* What is needed *
All of the data must be returned exactly as given.

* Records to use *
*** Begin section ***

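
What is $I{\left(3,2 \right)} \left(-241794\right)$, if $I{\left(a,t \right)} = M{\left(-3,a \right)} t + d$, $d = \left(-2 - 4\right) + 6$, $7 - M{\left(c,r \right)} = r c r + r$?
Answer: $-14991228$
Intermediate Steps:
$M{\left(c,r \right)} = 7 - r - c r^{2}$ ($M{\left(c,r \right)} = 7 - \left(r c r + r\right) = 7 - \left(c r r + r\right) = 7 - \left(c r^{2} + r\right) = 7 - \left(r + c r^{2}\right) = 7 - r - c r^{2}$)
$d = 0$ ($d = -6 + 6 = 0$)
$I{\left(a,t \right)} = t \left(7 - a + 3 a^{2}\right)$ ($I{\left(a,t \right)} = \left(7 - a - - 3 a^{2}\right) t + 0 = \left(7 - a + 3 a^{2}\right) t + 0 = t \left(7 - a + 3 a^{2}\right) + 0 = t \left(7 - a + 3 a^{2}\right)$)
$I{\left(3,2 \right)} \left(-241794\right) = 2 \left(7 - 3 + 3 \cdot 3^{2}\right) \left(-241794\right) = 2 \left(7 - 3 + 3 \cdot 9\right) \left(-241794\right) = 2 \left(7 - 3 + 27\right) \left(-241794\right) = 2 \cdot 31 \left(-241794\right) = 62 \left(-241794\right) = -14991228$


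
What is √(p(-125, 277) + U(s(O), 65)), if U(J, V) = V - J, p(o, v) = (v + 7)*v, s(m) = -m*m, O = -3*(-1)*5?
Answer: √78958 ≈ 280.99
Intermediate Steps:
O = 15 (O = 3*5 = 15)
s(m) = -m²
p(o, v) = v*(7 + v) (p(o, v) = (7 + v)*v = v*(7 + v))
√(p(-125, 277) + U(s(O), 65)) = √(277*(7 + 277) + (65 - (-1)*15²)) = √(277*284 + (65 - (-1)*225)) = √(78668 + (65 - 1*(-225))) = √(78668 + (65 + 225)) = √(78668 + 290) = √78958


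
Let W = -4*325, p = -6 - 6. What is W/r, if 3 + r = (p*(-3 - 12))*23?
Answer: -1300/4137 ≈ -0.31424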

*** End section ***

* Written answer *
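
What is $I{\left(3,2 \right)} \left(-241794\right)$, if $I{\left(a,t \right)} = M{\left(-3,a \right)} t + d$, $d = \left(-2 - 4\right) + 6$, $7 - M{\left(c,r \right)} = r c r + r$?
Answer: $-14991228$
Intermediate Steps:
$M{\left(c,r \right)} = 7 - r - c r^{2}$ ($M{\left(c,r \right)} = 7 - \left(r c r + r\right) = 7 - \left(c r r + r\right) = 7 - \left(c r^{2} + r\right) = 7 - \left(r + c r^{2}\right) = 7 - r - c r^{2}$)
$d = 0$ ($d = -6 + 6 = 0$)
$I{\left(a,t \right)} = t \left(7 - a + 3 a^{2}\right)$ ($I{\left(a,t \right)} = \left(7 - a - - 3 a^{2}\right) t + 0 = \left(7 - a + 3 a^{2}\right) t + 0 = t \left(7 - a + 3 a^{2}\right) + 0 = t \left(7 - a + 3 a^{2}\right)$)
$I{\left(3,2 \right)} \left(-241794\right) = 2 \left(7 - 3 + 3 \cdot 3^{2}\right) \left(-241794\right) = 2 \left(7 - 3 + 3 \cdot 9\right) \left(-241794\right) = 2 \left(7 - 3 + 27\right) \left(-241794\right) = 2 \cdot 31 \left(-241794\right) = 62 \left(-241794\right) = -14991228$


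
What is √(p(-125, 277) + U(s(O), 65)), if U(J, V) = V - J, p(o, v) = (v + 7)*v, s(m) = -m*m, O = -3*(-1)*5?
Answer: √78958 ≈ 280.99
Intermediate Steps:
O = 15 (O = 3*5 = 15)
s(m) = -m²
p(o, v) = v*(7 + v) (p(o, v) = (7 + v)*v = v*(7 + v))
√(p(-125, 277) + U(s(O), 65)) = √(277*(7 + 277) + (65 - (-1)*15²)) = √(277*284 + (65 - (-1)*225)) = √(78668 + (65 - 1*(-225))) = √(78668 + (65 + 225)) = √(78668 + 290) = √78958


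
Let W = -4*325, p = -6 - 6. What is W/r, if 3 + r = (p*(-3 - 12))*23?
Answer: -1300/4137 ≈ -0.31424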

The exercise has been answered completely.